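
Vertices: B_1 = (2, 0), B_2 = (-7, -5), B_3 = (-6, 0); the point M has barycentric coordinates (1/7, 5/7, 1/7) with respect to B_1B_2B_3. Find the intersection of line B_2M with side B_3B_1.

(-2, 0)

Line B_2M meets B_3B_1 where the B_2-coordinate vanishes; zeroing M's B_2-weight and renormalizing leaves B_3, B_1-weights 1/7 : 1/7 → (1/2, 1/2).
So N = (1/2)·B_3 + (1/2)·B_1 = (-2, 0).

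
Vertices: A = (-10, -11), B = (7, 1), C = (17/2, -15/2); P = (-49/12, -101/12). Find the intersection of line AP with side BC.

Barycentric coordinates of P with respect to ABC: (2/3, 1/6, 1/6).
On side BC the A-coordinate is zero; dropping P's A-weight 2/3 and renormalizing the remaining 1/6 : 1/6 gives weights 1/2, 1/2 on B, C.
Q = (1/2)·(7, 1) + (1/2)·(17/2, -15/2) = (31/4, -13/4).

(31/4, -13/4)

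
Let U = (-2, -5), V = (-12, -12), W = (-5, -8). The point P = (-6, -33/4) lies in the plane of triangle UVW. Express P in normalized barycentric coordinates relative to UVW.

Signed area of the reference triangle: [UVW] = ½·((-2)·(-12−(-8)) + (-12)·(-8−(-5)) + (-5)·(-5−(-12))) = ½·(8 + 36 − 35) = 9/2.
[PVW] = ½·((-6)·(-12−(-8)) + (-12)·(-8−(-33/4)) + (-5)·(-33/4−(-12))) = ½·(24 − 3 − 75/4) = 9/8, so the U-coordinate is (9/8)/(9/2) = 1/4.
[UPW] = ½·((-2)·(-33/4−(-8)) + (-6)·(-8−(-5)) + (-5)·(-5−(-33/4))) = ½·(1/2 + 18 − 65/4) = 9/8, so the V-coordinate is 1/4.
[UVP] = ½·((-2)·(-12−(-33/4)) + (-12)·(-33/4−(-5)) + (-6)·(-5−(-12))) = ½·(15/2 + 39 − 42) = 9/4, so the W-coordinate is 1/2.
Check: 1/4 + 1/4 + 1/2 = 1.

(1/4, 1/4, 1/2)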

What you should do: Give back every line of the data above exactly as written.

Solved problem:
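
Vertices: B_1 = (2, 0), B_2 = (-7, -5), B_3 = (-6, 0); the point M has barycentric coordinates (1/7, 5/7, 1/7) with respect to B_1B_2B_3. Find the intersection of line B_2M with side B_3B_1.

(-2, 0)

Line B_2M meets B_3B_1 where the B_2-coordinate vanishes; zeroing M's B_2-weight and renormalizing leaves B_3, B_1-weights 1/7 : 1/7 → (1/2, 1/2).
So N = (1/2)·B_3 + (1/2)·B_1 = (-2, 0).

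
Vertices: A = (-10, -11), B = (7, 1), C = (17/2, -15/2); P = (-49/12, -101/12). Find the intersection of line AP with side BC.

Barycentric coordinates of P with respect to ABC: (2/3, 1/6, 1/6).
On side BC the A-coordinate is zero; dropping P's A-weight 2/3 and renormalizing the remaining 1/6 : 1/6 gives weights 1/2, 1/2 on B, C.
Q = (1/2)·(7, 1) + (1/2)·(17/2, -15/2) = (31/4, -13/4).

(31/4, -13/4)

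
Let U = (-2, -5), V = (-12, -12), W = (-5, -8). The point P = (-6, -33/4) lies in the plane of triangle UVW. Express P in normalized barycentric coordinates relative to UVW.

Signed area of the reference triangle: [UVW] = ½·((-2)·(-12−(-8)) + (-12)·(-8−(-5)) + (-5)·(-5−(-12))) = ½·(8 + 36 − 35) = 9/2.
[PVW] = ½·((-6)·(-12−(-8)) + (-12)·(-8−(-33/4)) + (-5)·(-33/4−(-12))) = ½·(24 − 3 − 75/4) = 9/8, so the U-coordinate is (9/8)/(9/2) = 1/4.
[UPW] = ½·((-2)·(-33/4−(-8)) + (-6)·(-8−(-5)) + (-5)·(-5−(-33/4))) = ½·(1/2 + 18 − 65/4) = 9/8, so the V-coordinate is 1/4.
[UVP] = ½·((-2)·(-12−(-33/4)) + (-12)·(-33/4−(-5)) + (-6)·(-5−(-12))) = ½·(15/2 + 39 − 42) = 9/4, so the W-coordinate is 1/2.
Check: 1/4 + 1/4 + 1/2 = 1.

(1/4, 1/4, 1/2)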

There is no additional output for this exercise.